WHAT YOU SHOULD DO
In the material below, the lines from the one containing "12. paperback thriller book on shelf 2" through the one containing "21. hardcover thriller book on shelf 5" are to be given again exactly, ends included, and no others.

EXERCISE DATA
******

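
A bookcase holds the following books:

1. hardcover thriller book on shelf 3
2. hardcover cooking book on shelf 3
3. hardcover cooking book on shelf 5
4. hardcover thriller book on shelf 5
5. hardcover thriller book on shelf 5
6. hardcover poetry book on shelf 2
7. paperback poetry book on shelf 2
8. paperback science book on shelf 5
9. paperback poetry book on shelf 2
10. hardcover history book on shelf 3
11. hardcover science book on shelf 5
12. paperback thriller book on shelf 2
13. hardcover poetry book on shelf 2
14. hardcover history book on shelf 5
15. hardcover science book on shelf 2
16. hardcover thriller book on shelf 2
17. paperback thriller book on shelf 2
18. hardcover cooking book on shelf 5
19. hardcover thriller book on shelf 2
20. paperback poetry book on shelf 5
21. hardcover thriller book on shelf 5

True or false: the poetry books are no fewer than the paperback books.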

******

SOLUTION
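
12. paperback thriller book on shelf 2
13. hardcover poetry book on shelf 2
14. hardcover history book on shelf 5
15. hardcover science book on shelf 2
16. hardcover thriller book on shelf 2
17. paperback thriller book on shelf 2
18. hardcover cooking book on shelf 5
19. hardcover thriller book on shelf 2
20. paperback poetry book on shelf 5
21. hardcover thriller book on shelf 5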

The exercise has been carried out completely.